Your task:
In the entries below, find the line with "Distance(H, A) = 62.49" and the line with "Orientation: V lies". Reproduce those two lines and every line between them exactly, and nothing more.
────────
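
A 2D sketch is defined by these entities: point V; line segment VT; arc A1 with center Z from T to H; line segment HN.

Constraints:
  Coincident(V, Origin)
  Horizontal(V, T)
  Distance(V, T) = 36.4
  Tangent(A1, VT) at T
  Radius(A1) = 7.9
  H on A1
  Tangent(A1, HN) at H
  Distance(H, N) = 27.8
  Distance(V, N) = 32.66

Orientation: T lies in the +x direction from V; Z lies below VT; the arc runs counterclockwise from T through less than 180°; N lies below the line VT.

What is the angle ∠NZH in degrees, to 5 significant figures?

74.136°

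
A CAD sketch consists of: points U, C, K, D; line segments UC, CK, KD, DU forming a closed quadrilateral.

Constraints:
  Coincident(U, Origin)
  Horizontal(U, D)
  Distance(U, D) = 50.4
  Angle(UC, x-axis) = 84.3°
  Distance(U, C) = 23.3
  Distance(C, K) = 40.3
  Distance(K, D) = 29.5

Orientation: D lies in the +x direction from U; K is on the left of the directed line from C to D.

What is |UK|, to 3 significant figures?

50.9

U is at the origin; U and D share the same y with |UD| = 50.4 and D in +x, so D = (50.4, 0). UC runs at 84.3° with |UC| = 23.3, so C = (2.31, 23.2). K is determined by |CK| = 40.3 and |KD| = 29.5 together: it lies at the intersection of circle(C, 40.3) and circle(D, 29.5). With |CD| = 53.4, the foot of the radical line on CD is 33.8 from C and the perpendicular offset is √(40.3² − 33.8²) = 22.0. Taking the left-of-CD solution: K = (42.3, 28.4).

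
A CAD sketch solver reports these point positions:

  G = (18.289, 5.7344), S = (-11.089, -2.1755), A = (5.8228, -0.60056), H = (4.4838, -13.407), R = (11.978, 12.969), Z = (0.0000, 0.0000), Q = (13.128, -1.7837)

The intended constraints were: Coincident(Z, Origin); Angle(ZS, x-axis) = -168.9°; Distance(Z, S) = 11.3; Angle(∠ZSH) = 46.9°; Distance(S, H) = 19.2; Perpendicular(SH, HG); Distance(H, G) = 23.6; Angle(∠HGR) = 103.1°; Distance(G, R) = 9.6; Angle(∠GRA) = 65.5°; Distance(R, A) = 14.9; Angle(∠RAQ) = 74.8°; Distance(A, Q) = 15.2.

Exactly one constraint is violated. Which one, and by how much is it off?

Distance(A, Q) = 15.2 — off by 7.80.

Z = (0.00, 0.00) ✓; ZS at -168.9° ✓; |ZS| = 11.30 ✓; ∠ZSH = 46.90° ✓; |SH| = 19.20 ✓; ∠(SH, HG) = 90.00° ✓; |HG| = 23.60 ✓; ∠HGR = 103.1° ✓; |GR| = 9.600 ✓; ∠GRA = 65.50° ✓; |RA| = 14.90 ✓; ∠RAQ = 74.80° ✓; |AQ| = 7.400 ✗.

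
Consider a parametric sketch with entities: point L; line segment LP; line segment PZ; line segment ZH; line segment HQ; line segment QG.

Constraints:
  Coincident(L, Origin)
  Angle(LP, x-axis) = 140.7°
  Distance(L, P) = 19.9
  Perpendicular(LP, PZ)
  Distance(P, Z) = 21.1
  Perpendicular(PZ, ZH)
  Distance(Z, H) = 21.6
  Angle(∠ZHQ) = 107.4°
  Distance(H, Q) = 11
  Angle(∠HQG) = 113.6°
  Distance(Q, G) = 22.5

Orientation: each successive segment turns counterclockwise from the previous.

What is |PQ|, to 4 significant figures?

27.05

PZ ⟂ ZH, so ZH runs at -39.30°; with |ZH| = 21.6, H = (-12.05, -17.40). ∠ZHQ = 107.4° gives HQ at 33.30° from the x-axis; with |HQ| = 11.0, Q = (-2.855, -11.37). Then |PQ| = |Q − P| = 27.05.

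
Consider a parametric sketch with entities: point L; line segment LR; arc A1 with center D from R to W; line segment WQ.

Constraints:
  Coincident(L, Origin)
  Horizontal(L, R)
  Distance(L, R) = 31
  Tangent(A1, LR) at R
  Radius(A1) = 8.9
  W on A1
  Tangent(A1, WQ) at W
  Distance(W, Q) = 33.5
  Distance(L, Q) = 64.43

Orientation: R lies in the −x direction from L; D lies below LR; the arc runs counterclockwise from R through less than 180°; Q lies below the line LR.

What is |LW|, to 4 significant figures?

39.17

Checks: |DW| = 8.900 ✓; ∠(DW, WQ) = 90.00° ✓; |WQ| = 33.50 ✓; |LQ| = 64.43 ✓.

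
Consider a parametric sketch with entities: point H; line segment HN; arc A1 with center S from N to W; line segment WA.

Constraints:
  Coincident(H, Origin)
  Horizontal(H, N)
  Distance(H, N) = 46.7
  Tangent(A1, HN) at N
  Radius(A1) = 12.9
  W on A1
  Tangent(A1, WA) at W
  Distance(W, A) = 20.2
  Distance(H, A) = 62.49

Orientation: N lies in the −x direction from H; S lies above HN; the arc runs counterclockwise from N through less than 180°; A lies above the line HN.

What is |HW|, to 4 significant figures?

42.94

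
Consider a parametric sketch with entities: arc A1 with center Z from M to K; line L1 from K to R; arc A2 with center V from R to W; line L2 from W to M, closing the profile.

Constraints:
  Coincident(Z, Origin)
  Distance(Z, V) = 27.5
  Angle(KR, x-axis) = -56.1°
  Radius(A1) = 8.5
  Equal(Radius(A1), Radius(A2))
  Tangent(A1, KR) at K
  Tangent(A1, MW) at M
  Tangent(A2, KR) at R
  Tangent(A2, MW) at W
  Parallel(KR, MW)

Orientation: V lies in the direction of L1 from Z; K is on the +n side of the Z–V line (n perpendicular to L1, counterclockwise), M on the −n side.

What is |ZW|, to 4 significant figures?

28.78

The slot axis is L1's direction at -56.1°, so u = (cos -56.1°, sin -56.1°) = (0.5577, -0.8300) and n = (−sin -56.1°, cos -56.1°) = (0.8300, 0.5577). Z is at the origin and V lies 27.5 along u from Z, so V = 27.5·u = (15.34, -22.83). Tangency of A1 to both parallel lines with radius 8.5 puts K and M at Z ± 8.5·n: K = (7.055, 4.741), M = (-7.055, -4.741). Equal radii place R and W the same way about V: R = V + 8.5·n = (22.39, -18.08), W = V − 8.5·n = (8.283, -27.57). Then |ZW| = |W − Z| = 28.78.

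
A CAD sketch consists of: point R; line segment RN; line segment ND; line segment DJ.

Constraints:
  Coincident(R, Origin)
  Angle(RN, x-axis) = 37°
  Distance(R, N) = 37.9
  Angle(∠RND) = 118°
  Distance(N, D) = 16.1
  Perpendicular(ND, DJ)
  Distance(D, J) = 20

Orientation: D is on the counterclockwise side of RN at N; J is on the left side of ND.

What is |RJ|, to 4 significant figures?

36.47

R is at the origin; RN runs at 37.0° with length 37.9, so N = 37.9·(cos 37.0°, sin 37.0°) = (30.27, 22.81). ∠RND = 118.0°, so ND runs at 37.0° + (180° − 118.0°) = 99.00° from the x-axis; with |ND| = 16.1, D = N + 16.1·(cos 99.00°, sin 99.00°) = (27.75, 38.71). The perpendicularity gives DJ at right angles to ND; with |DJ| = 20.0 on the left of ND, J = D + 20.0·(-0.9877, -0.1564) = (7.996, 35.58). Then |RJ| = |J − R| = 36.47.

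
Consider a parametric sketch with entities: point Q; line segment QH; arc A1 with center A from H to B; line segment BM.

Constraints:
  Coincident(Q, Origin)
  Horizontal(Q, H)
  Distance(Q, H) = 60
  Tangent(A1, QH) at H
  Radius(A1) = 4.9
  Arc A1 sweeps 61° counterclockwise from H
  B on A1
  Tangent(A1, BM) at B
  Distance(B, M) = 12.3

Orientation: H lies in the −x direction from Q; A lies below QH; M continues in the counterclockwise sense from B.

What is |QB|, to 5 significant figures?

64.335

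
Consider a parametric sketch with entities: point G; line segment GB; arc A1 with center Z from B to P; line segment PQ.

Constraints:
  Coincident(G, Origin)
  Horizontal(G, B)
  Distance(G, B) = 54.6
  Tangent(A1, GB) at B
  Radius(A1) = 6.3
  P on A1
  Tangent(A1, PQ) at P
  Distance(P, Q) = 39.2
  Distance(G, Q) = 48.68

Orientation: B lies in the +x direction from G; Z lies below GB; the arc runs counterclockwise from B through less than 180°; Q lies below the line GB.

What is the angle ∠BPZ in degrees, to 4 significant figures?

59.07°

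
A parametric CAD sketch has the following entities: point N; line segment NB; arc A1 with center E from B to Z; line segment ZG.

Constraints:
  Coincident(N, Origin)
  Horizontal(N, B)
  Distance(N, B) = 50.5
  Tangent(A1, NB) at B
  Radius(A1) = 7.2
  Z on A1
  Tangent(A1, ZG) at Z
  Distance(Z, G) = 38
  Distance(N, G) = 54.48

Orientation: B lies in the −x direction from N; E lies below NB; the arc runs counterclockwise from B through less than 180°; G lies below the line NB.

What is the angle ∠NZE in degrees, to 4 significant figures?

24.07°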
────────
Response for this exercise:
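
  Distance(H, A) = 62.49

Orientation: N lies in the −x direction from H; S lies above HN; the arc runs counterclockwise from N through less than 180°; A lies above the line HN.

What is |HW|, to 4 significant figures?

42.94

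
Consider a parametric sketch with entities: arc A1 with center Z from M to K; line L1 from K to R; arc A2 with center V from R to W; line L2 from W to M, closing the profile.

Constraints:
  Coincident(Z, Origin)
  Distance(Z, V) = 27.5
  Angle(KR, x-axis) = -56.1°
  Radius(A1) = 8.5
  Equal(Radius(A1), Radius(A2))
  Tangent(A1, KR) at K
  Tangent(A1, MW) at M
  Tangent(A2, KR) at R
  Tangent(A2, MW) at W
  Parallel(KR, MW)

Orientation: V lies in the direction of L1 from Z; K is on the +n side of the Z–V line (n perpendicular to L1, counterclockwise), M on the −n side.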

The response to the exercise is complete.